Show all lines from the data that include the word "numbers".

--- Collected data entries ---
=== Begin Enclosure ===
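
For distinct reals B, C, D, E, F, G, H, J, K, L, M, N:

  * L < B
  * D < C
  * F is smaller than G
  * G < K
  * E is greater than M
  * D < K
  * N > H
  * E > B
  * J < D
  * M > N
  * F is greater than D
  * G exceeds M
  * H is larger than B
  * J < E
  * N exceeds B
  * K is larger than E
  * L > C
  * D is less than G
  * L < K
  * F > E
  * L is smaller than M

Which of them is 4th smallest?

L

Chaining the given pairs: J < D < C < L < B < H < N < M < E < F < G < K.
Counting 4 from the smallest end gives L.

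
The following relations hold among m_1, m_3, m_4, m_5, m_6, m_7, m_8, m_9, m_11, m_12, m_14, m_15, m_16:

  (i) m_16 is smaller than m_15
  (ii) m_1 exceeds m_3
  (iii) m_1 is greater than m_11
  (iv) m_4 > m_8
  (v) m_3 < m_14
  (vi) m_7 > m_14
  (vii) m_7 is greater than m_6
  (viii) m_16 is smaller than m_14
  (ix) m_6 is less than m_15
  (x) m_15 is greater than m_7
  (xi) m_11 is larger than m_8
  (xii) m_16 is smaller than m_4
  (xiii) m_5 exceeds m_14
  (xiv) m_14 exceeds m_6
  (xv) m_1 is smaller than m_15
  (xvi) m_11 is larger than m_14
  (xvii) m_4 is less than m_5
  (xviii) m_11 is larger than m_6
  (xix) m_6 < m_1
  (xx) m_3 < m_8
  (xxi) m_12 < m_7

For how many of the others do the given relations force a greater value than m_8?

5

The elements the relations force above m_8 are m_11, m_1, m_4, m_5, m_15 — no chain reaches any other.
That is 5.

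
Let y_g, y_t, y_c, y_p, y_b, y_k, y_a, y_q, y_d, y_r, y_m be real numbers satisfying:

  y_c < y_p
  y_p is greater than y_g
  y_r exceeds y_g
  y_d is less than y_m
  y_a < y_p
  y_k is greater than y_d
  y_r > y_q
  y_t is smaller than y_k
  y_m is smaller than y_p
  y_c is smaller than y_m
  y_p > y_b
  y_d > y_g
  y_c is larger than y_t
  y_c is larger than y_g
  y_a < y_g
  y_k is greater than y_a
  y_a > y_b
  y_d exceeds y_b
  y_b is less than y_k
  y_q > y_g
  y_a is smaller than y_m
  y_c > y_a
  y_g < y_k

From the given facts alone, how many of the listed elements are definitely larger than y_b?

From y_b the given relations immediately reach y_a, y_d, y_k, y_p.
From those, y_g, y_c, y_m — 7 in total.
From those, y_q, y_r — 9 in total.
No other element is forced above y_b by the given relations, so the count is 9.

9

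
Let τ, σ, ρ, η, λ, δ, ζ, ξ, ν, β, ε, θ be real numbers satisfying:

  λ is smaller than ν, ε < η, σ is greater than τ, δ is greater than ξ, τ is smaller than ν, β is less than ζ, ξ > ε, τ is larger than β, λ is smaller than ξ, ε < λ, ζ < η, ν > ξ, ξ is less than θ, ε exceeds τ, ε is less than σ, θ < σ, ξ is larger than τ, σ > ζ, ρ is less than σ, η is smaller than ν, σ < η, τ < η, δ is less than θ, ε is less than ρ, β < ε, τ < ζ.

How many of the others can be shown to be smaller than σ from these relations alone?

Directly below σ: τ, ε, ζ, ρ, θ.
One step further: β, ξ, δ (8 so far).
One step further: λ (9 so far).
Nothing else is reachable below σ; 9 in all.

9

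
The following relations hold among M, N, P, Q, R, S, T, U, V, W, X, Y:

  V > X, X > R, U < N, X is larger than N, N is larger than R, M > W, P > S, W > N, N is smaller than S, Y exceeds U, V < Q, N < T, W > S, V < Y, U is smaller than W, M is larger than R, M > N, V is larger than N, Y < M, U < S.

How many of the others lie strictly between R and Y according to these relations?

3

Chaining upward from R reaches: N, X, S, V, Q, W, M, T, P.
Chaining downward from Y reaches: U, N, X, V.
Strictly between R and Y are those in both lists: N, X, V — 3 elements.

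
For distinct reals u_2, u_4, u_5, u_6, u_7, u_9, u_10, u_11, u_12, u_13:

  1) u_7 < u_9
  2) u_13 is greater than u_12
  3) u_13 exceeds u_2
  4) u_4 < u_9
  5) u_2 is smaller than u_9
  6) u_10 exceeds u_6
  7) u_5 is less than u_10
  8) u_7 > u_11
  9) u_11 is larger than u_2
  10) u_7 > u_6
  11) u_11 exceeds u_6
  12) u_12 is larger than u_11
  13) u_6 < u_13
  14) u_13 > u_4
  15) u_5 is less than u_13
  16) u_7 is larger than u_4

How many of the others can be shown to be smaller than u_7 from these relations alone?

4

From u_7 the given relations immediately reach u_6, u_11, u_4.
From those, u_2 — 4 in total.
No other element is forced below u_7 by the given relations, so the count is 4.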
=== End Enclosure ===
--- EXPECTED OUTPUT ---
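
Let y_g, y_t, y_c, y_p, y_b, y_k, y_a, y_q, y_d, y_r, y_m be real numbers satisfying:
Let τ, σ, ρ, η, λ, δ, ζ, ξ, ν, β, ε, θ be real numbers satisfying: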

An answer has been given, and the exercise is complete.